## [Exercise requirements]
Every single record needs to be restated word for word.

## [Raw data]
--- START ---

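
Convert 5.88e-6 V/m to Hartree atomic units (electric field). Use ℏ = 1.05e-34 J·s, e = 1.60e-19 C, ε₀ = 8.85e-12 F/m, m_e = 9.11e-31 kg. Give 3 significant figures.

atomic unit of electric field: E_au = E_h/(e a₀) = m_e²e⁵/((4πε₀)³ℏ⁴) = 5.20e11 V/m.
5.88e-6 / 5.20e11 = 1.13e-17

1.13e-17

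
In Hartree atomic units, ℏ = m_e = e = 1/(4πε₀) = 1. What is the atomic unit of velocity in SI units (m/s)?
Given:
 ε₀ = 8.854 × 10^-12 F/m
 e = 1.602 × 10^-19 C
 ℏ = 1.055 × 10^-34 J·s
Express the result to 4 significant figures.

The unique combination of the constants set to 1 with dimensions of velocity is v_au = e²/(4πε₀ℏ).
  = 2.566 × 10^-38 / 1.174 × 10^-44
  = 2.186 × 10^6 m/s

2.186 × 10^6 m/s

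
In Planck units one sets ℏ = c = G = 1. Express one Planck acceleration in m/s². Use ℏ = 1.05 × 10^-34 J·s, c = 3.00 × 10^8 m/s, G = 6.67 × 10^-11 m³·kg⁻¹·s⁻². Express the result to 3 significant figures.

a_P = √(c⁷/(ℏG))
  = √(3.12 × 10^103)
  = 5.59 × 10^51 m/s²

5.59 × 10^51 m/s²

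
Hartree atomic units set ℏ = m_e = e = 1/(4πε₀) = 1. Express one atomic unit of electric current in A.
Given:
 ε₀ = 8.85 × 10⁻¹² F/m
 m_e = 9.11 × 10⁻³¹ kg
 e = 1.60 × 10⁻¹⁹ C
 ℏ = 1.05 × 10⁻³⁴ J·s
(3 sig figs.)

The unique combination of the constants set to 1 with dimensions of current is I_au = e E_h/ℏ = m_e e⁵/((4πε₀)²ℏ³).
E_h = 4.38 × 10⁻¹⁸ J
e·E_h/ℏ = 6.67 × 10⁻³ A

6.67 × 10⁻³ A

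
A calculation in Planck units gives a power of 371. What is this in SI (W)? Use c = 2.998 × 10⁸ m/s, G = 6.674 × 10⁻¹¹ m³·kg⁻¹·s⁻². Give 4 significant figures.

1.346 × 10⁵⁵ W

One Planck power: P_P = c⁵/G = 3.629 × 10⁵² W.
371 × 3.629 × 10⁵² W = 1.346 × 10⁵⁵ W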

--- END ---

## [Exercise answer]
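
Convert 5.88e-6 V/m to Hartree atomic units (electric field). Use ℏ = 1.05e-34 J·s, e = 1.60e-19 C, ε₀ = 8.85e-12 F/m, m_e = 9.11e-31 kg. Give 3 significant figures.

atomic unit of electric field: E_au = E_h/(e a₀) = m_e²e⁵/((4πε₀)³ℏ⁴) = 5.20e11 V/m.
5.88e-6 / 5.20e11 = 1.13e-17

1.13e-17

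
In Hartree atomic units, ℏ = m_e = e = 1/(4πε₀) = 1. What is the atomic unit of velocity in SI units (m/s)?
Given:
 ε₀ = 8.854 × 10^-12 F/m
 e = 1.602 × 10^-19 C
 ℏ = 1.055 × 10^-34 J·s
Express the result to 4 significant figures.

The unique combination of the constants set to 1 with dimensions of velocity is v_au = e²/(4πε₀ℏ).
  = 2.566 × 10^-38 / 1.174 × 10^-44
  = 2.186 × 10^6 m/s

2.186 × 10^6 m/s

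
In Planck units one sets ℏ = c = G = 1. Express one Planck acceleration in m/s². Use ℏ = 1.05 × 10^-34 J·s, c = 3.00 × 10^8 m/s, G = 6.67 × 10^-11 m³·kg⁻¹·s⁻². Express the result to 3 significant figures.

a_P = √(c⁷/(ℏG))
  = √(3.12 × 10^103)
  = 5.59 × 10^51 m/s²

5.59 × 10^51 m/s²

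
Hartree atomic units set ℏ = m_e = e = 1/(4πε₀) = 1. Express one atomic unit of electric current in A.
Given:
 ε₀ = 8.85 × 10⁻¹² F/m
 m_e = 9.11 × 10⁻³¹ kg
 e = 1.60 × 10⁻¹⁹ C
 ℏ = 1.05 × 10⁻³⁴ J·s
(3 sig figs.)

The unique combination of the constants set to 1 with dimensions of current is I_au = e E_h/ℏ = m_e e⁵/((4πε₀)²ℏ³).
E_h = 4.38 × 10⁻¹⁸ J
e·E_h/ℏ = 6.67 × 10⁻³ A

6.67 × 10⁻³ A

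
A calculation in Planck units gives a power of 371. What is this in SI (W)? Use c = 2.998 × 10⁸ m/s, G = 6.674 × 10⁻¹¹ m³·kg⁻¹·s⁻². Give 4 significant figures.

1.346 × 10⁵⁵ W

One Planck power: P_P = c⁵/G = 3.629 × 10⁵² W.
371 × 3.629 × 10⁵² W = 1.346 × 10⁵⁵ W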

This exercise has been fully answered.